[Dataset excerpts]
[Start of Attachment]

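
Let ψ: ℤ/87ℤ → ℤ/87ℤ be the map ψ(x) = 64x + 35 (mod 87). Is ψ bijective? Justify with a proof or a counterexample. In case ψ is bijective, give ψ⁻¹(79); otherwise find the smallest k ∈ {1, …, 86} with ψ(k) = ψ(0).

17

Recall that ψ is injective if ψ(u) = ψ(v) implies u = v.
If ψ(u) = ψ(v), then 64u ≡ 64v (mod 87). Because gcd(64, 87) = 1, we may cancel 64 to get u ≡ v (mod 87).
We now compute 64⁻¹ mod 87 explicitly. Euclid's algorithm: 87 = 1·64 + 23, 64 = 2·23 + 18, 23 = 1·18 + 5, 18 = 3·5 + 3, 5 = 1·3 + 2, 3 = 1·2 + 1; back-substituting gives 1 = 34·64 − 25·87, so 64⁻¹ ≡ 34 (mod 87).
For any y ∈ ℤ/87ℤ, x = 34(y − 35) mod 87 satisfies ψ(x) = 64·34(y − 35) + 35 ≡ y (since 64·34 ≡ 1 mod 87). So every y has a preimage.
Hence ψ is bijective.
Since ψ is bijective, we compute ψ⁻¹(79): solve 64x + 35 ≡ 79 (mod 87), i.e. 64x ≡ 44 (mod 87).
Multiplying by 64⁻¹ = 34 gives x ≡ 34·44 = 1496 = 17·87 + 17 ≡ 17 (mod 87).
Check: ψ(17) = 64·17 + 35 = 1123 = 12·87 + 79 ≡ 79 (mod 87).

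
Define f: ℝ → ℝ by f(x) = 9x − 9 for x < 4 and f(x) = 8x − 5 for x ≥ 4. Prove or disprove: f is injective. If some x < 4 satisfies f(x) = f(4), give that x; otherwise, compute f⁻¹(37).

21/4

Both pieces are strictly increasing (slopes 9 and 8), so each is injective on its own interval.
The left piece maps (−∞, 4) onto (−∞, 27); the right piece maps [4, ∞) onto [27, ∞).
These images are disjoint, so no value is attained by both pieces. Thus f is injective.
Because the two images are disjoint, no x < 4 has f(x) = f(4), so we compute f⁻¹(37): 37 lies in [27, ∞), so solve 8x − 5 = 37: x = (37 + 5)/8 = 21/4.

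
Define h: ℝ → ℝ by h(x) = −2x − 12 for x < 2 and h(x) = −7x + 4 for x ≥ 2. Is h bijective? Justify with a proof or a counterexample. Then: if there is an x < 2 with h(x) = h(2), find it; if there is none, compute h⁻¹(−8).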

[End of Attachment]
[Start of Attachment]

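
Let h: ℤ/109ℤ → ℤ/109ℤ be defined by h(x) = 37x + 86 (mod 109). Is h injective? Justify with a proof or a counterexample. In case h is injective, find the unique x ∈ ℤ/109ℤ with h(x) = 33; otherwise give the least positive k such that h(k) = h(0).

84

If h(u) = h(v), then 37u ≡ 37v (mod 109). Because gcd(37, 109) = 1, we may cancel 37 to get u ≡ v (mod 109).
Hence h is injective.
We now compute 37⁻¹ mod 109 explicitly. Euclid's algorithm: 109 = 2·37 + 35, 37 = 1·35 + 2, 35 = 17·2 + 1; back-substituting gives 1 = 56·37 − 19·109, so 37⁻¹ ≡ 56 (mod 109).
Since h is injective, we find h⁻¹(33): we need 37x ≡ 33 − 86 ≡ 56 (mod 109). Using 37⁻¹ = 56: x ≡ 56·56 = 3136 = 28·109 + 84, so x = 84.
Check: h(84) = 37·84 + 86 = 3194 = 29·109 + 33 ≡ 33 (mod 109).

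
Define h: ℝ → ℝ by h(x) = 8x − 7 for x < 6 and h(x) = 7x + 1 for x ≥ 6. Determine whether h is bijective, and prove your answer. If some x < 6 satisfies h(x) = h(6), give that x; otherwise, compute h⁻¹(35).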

[End of Attachment]

EXERCISE GOAL:
Once you reach the line with "Let h: ℤ/109ℤ" in the data above, copy it and every line after it exactly, up to and including the line with "Define h: ℝ → ℝ by h(x) = 8x".

WRITTEN SOLUTION:
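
Let h: ℤ/109ℤ → ℤ/109ℤ be defined by h(x) = 37x + 86 (mod 109). Is h injective? Justify with a proof or a counterexample. In case h is injective, find the unique x ∈ ℤ/109ℤ with h(x) = 33; otherwise give the least positive k such that h(k) = h(0).

84

If h(u) = h(v), then 37u ≡ 37v (mod 109). Because gcd(37, 109) = 1, we may cancel 37 to get u ≡ v (mod 109).
Hence h is injective.
We now compute 37⁻¹ mod 109 explicitly. Euclid's algorithm: 109 = 2·37 + 35, 37 = 1·35 + 2, 35 = 17·2 + 1; back-substituting gives 1 = 56·37 − 19·109, so 37⁻¹ ≡ 56 (mod 109).
Since h is injective, we find h⁻¹(33): we need 37x ≡ 33 − 86 ≡ 56 (mod 109). Using 37⁻¹ = 56: x ≡ 56·56 = 3136 = 28·109 + 84, so x = 84.
Check: h(84) = 37·84 + 86 = 3194 = 29·109 + 33 ≡ 33 (mod 109).

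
Define h: ℝ → ℝ by h(x) = 8x − 7 for x < 6 and h(x) = 7x + 1 for x ≥ 6. Determine whether h is bijective, and prove your answer. If some x < 6 satisfies h(x) = h(6), give that x; otherwise, compute h⁻¹(35).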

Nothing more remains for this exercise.